DATA FOR ANALYSIS:
╭──

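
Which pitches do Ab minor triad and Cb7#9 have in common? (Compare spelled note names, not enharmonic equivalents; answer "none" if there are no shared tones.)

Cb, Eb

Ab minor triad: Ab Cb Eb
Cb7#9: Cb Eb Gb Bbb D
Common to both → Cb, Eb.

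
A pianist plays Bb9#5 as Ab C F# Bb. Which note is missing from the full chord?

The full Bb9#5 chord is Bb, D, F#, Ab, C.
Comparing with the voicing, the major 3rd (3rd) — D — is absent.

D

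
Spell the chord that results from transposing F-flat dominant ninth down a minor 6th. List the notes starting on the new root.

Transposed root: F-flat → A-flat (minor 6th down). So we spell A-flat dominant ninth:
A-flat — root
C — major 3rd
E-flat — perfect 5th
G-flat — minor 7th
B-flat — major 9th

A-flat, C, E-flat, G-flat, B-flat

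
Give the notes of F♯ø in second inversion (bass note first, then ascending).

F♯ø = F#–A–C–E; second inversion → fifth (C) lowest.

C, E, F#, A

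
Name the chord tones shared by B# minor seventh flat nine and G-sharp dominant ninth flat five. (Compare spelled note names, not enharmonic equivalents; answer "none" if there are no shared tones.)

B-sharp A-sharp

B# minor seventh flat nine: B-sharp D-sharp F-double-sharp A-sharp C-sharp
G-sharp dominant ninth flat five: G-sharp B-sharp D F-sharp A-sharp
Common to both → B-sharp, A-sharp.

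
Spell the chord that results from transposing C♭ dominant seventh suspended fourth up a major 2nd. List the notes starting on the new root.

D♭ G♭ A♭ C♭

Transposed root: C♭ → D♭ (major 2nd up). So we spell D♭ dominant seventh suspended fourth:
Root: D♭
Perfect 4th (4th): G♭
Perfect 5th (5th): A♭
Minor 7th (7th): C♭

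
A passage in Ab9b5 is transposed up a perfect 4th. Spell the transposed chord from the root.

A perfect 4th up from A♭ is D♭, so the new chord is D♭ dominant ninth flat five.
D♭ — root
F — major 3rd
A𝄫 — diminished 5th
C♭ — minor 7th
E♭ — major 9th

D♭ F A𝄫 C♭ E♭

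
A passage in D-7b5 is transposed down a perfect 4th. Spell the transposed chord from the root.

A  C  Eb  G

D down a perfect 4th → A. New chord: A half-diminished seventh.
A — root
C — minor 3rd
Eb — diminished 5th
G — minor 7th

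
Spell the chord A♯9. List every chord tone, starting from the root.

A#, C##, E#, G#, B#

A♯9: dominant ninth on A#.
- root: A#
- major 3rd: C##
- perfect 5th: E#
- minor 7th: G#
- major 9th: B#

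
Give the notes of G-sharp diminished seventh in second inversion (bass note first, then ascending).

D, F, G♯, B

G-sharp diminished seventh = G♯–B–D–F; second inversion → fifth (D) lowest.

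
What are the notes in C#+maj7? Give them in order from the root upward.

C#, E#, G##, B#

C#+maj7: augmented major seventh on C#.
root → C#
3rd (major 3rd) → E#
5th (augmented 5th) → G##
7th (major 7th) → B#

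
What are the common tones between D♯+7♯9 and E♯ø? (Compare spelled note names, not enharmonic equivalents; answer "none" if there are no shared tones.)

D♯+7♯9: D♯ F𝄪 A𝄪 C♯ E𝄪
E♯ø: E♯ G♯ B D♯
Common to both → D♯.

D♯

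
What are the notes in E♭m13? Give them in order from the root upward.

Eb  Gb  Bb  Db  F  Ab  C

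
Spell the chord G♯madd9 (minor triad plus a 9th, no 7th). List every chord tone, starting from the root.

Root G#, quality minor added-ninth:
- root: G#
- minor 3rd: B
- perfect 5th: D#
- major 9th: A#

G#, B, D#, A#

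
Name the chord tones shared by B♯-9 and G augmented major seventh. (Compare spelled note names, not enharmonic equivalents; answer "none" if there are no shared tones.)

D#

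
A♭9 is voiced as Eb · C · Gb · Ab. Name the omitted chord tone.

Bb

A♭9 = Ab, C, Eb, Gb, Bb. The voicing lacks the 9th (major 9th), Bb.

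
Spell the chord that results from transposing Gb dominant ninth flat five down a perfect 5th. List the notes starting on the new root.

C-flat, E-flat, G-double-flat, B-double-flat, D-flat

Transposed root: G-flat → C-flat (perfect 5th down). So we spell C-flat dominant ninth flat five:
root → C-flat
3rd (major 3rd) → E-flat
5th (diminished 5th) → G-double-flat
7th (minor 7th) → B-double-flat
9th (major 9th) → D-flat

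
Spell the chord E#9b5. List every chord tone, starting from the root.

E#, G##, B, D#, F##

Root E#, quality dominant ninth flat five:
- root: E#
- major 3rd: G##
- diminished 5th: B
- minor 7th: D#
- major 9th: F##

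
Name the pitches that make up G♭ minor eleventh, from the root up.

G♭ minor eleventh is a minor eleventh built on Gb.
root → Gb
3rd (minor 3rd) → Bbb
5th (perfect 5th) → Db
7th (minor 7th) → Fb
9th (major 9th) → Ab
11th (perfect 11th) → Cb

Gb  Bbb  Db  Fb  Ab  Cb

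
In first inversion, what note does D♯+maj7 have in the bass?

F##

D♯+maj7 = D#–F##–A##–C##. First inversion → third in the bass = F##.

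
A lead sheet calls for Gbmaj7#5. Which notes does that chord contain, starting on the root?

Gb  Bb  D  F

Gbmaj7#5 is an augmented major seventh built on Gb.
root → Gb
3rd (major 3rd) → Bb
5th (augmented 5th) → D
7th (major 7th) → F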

╰──

TASK DIRECTIONS:
What's wanted is each line above, transcribed with nothing altered.

ANSWER SECTION:
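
Which pitches do Ab minor triad and Cb7#9 have in common? (Compare spelled note names, not enharmonic equivalents; answer "none" if there are no shared tones.)

Cb, Eb

Ab minor triad: Ab Cb Eb
Cb7#9: Cb Eb Gb Bbb D
Common to both → Cb, Eb.

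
A pianist plays Bb9#5 as Ab C F# Bb. Which note is missing from the full chord?

The full Bb9#5 chord is Bb, D, F#, Ab, C.
Comparing with the voicing, the major 3rd (3rd) — D — is absent.

D

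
Spell the chord that results from transposing F-flat dominant ninth down a minor 6th. List the notes starting on the new root.

Transposed root: F-flat → A-flat (minor 6th down). So we spell A-flat dominant ninth:
A-flat — root
C — major 3rd
E-flat — perfect 5th
G-flat — minor 7th
B-flat — major 9th

A-flat, C, E-flat, G-flat, B-flat

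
Give the notes of F♯ø in second inversion (bass note first, then ascending).

F♯ø = F#–A–C–E; second inversion → fifth (C) lowest.

C, E, F#, A

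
Name the chord tones shared by B# minor seventh flat nine and G-sharp dominant ninth flat five. (Compare spelled note names, not enharmonic equivalents; answer "none" if there are no shared tones.)

B-sharp A-sharp

B# minor seventh flat nine: B-sharp D-sharp F-double-sharp A-sharp C-sharp
G-sharp dominant ninth flat five: G-sharp B-sharp D F-sharp A-sharp
Common to both → B-sharp, A-sharp.

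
Spell the chord that results from transposing C♭ dominant seventh suspended fourth up a major 2nd. List the notes starting on the new root.

D♭ G♭ A♭ C♭

Transposed root: C♭ → D♭ (major 2nd up). So we spell D♭ dominant seventh suspended fourth:
Root: D♭
Perfect 4th (4th): G♭
Perfect 5th (5th): A♭
Minor 7th (7th): C♭

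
A passage in Ab9b5 is transposed up a perfect 4th. Spell the transposed chord from the root.

A perfect 4th up from A♭ is D♭, so the new chord is D♭ dominant ninth flat five.
D♭ — root
F — major 3rd
A𝄫 — diminished 5th
C♭ — minor 7th
E♭ — major 9th

D♭ F A𝄫 C♭ E♭

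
A passage in D-7b5 is transposed down a perfect 4th. Spell the transposed chord from the root.

A  C  Eb  G

D down a perfect 4th → A. New chord: A half-diminished seventh.
A — root
C — minor 3rd
Eb — diminished 5th
G — minor 7th

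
Spell the chord A♯9. List every chord tone, starting from the root.

A#, C##, E#, G#, B#

A♯9: dominant ninth on A#.
- root: A#
- major 3rd: C##
- perfect 5th: E#
- minor 7th: G#
- major 9th: B#

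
Give the notes of G-sharp diminished seventh in second inversion (bass note first, then ascending).

D, F, G♯, B

G-sharp diminished seventh = G♯–B–D–F; second inversion → fifth (D) lowest.

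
What are the notes in C#+maj7? Give them in order from the root upward.

C#, E#, G##, B#

C#+maj7: augmented major seventh on C#.
root → C#
3rd (major 3rd) → E#
5th (augmented 5th) → G##
7th (major 7th) → B#

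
What are the common tones between D♯+7♯9 and E♯ø? (Compare spelled note names, not enharmonic equivalents; answer "none" if there are no shared tones.)

D♯+7♯9: D♯ F𝄪 A𝄪 C♯ E𝄪
E♯ø: E♯ G♯ B D♯
Common to both → D♯.

D♯

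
What are the notes in E♭m13? Give them in order from the root upward.

Eb  Gb  Bb  Db  F  Ab  C

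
Spell the chord G♯madd9 (minor triad plus a 9th, no 7th). List every chord tone, starting from the root.

Root G#, quality minor added-ninth:
- root: G#
- minor 3rd: B
- perfect 5th: D#
- major 9th: A#

G#, B, D#, A#

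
Name the chord tones shared by B♯-9 and G augmented major seventh. (Compare spelled note names, not enharmonic equivalents; answer "none" if there are no shared tones.)

D#

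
A♭9 is voiced as Eb · C · Gb · Ab. Name the omitted chord tone.

Bb

A♭9 = Ab, C, Eb, Gb, Bb. The voicing lacks the 9th (major 9th), Bb.

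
Spell the chord that results from transposing Gb dominant ninth flat five down a perfect 5th. List the notes starting on the new root.

C-flat, E-flat, G-double-flat, B-double-flat, D-flat

Transposed root: G-flat → C-flat (perfect 5th down). So we spell C-flat dominant ninth flat five:
root → C-flat
3rd (major 3rd) → E-flat
5th (diminished 5th) → G-double-flat
7th (minor 7th) → B-double-flat
9th (major 9th) → D-flat

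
Spell the chord E#9b5. List every chord tone, starting from the root.

E#, G##, B, D#, F##

Root E#, quality dominant ninth flat five:
- root: E#
- major 3rd: G##
- diminished 5th: B
- minor 7th: D#
- major 9th: F##

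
Name the pitches that make up G♭ minor eleventh, from the root up.

G♭ minor eleventh is a minor eleventh built on Gb.
root → Gb
3rd (minor 3rd) → Bbb
5th (perfect 5th) → Db
7th (minor 7th) → Fb
9th (major 9th) → Ab
11th (perfect 11th) → Cb

Gb  Bbb  Db  Fb  Ab  Cb

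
In first inversion, what note does D♯+maj7 have in the bass?

F##

D♯+maj7 = D#–F##–A##–C##. First inversion → third in the bass = F##.

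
A lead sheet calls for Gbmaj7#5. Which notes does that chord contain, starting on the root?

Gb  Bb  D  F

Gbmaj7#5 is an augmented major seventh built on Gb.
root → Gb
3rd (major 3rd) → Bb
5th (augmented 5th) → D
7th (major 7th) → F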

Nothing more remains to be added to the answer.